[[ SUPPLIED DATA, beginning ]]

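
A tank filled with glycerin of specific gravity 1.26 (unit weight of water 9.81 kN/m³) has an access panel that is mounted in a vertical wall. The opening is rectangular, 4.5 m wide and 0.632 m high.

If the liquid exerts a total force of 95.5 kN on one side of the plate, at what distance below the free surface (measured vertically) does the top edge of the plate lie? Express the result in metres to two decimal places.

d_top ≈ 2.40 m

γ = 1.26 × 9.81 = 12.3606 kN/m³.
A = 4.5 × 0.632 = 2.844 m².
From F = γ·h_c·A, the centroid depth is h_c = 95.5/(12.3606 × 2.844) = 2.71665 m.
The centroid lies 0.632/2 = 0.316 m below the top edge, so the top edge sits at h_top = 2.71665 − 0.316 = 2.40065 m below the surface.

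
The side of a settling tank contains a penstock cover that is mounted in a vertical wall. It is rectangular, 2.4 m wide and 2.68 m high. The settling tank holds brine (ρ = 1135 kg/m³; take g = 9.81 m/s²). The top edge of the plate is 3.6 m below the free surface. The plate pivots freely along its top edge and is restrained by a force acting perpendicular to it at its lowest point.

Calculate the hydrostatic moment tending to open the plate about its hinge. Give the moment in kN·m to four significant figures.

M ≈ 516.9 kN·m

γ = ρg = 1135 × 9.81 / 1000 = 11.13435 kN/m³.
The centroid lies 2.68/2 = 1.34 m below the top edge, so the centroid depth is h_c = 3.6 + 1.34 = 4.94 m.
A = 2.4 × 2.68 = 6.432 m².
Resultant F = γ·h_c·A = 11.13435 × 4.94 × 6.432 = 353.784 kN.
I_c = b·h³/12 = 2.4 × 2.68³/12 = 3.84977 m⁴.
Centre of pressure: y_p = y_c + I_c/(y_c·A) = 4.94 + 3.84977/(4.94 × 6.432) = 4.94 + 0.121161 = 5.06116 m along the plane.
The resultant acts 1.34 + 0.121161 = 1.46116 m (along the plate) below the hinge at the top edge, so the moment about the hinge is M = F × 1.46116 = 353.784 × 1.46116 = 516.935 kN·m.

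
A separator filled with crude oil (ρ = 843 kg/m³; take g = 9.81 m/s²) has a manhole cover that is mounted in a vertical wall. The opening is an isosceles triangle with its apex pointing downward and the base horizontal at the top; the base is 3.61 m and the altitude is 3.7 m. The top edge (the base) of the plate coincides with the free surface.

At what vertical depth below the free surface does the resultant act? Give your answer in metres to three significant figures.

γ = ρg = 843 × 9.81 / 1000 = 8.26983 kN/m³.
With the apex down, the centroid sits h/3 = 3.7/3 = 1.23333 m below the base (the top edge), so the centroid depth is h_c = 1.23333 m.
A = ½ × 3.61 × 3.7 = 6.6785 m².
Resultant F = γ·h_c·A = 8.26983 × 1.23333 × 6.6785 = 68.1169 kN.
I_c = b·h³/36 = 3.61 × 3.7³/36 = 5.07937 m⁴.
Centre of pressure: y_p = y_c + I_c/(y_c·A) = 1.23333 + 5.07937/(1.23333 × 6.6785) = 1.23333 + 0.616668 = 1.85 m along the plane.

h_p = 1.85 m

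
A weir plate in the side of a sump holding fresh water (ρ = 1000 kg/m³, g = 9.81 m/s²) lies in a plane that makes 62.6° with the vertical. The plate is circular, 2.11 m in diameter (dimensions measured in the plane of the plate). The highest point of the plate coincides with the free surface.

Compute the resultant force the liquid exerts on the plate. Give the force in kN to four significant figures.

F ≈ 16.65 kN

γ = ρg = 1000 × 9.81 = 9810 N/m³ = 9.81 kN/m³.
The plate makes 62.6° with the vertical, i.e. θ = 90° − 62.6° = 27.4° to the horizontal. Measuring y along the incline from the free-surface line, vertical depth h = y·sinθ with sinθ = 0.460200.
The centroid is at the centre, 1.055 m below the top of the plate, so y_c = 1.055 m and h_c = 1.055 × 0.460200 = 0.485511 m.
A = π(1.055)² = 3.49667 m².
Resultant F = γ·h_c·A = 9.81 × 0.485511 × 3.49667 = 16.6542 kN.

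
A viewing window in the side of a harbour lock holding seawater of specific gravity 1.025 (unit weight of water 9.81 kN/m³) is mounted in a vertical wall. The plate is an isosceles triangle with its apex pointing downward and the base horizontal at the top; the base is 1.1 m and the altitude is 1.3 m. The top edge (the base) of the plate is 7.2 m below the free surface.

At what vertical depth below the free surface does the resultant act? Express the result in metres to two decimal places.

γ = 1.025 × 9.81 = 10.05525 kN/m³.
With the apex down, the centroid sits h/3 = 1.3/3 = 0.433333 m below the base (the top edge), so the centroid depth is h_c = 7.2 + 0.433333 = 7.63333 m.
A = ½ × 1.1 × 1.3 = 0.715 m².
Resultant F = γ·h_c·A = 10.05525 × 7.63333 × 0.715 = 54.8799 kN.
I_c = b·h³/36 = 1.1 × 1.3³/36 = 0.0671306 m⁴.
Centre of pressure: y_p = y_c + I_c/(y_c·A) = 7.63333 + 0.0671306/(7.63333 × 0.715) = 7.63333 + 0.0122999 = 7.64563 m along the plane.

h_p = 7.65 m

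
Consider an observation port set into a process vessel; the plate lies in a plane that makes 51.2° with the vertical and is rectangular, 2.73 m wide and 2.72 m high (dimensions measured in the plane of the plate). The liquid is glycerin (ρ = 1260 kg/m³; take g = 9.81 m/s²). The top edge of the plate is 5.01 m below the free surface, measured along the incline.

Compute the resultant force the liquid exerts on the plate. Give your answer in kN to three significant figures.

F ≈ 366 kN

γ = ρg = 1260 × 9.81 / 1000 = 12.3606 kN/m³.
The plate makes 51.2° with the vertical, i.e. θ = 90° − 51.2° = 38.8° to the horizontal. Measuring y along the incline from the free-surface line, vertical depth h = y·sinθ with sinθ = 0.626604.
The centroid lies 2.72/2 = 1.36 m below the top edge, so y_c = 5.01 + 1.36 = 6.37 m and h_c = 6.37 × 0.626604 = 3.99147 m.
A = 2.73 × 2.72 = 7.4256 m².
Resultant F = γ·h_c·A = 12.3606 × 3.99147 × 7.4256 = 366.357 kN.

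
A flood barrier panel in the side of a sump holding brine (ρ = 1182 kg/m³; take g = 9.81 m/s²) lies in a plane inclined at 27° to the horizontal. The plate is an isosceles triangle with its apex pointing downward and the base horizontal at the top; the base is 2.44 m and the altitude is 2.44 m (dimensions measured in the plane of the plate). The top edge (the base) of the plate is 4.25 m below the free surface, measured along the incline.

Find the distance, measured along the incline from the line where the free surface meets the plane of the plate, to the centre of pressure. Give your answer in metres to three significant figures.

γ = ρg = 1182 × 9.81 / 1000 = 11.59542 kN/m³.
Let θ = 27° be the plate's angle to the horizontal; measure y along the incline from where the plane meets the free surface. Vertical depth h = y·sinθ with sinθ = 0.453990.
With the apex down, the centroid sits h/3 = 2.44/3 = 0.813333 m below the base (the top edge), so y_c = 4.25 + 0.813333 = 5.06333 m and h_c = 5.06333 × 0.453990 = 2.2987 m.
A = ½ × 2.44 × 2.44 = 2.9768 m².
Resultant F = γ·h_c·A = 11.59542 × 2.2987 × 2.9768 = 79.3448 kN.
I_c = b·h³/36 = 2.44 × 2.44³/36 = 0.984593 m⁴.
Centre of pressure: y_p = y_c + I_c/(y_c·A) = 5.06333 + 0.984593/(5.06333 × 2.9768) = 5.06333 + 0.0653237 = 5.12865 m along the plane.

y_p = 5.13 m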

[[ SUPPLIED DATA, end ]]

▶ [AIM OF THE EXERCISE]:
Transcribe exactly, starting at the line with "Find the distance, measured" and continuing through the last line of the data above; leave out all earlier lines.

▶ [ANSWER BELOW]:
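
Find the distance, measured along the incline from the line where the free surface meets the plane of the plate, to the centre of pressure. Give your answer in metres to three significant figures.

γ = ρg = 1182 × 9.81 / 1000 = 11.59542 kN/m³.
Let θ = 27° be the plate's angle to the horizontal; measure y along the incline from where the plane meets the free surface. Vertical depth h = y·sinθ with sinθ = 0.453990.
With the apex down, the centroid sits h/3 = 2.44/3 = 0.813333 m below the base (the top edge), so y_c = 4.25 + 0.813333 = 5.06333 m and h_c = 5.06333 × 0.453990 = 2.2987 m.
A = ½ × 2.44 × 2.44 = 2.9768 m².
Resultant F = γ·h_c·A = 11.59542 × 2.2987 × 2.9768 = 79.3448 kN.
I_c = b·h³/36 = 2.44 × 2.44³/36 = 0.984593 m⁴.
Centre of pressure: y_p = y_c + I_c/(y_c·A) = 5.06333 + 0.984593/(5.06333 × 2.9768) = 5.06333 + 0.0653237 = 5.12865 m along the plane.

y_p = 5.13 m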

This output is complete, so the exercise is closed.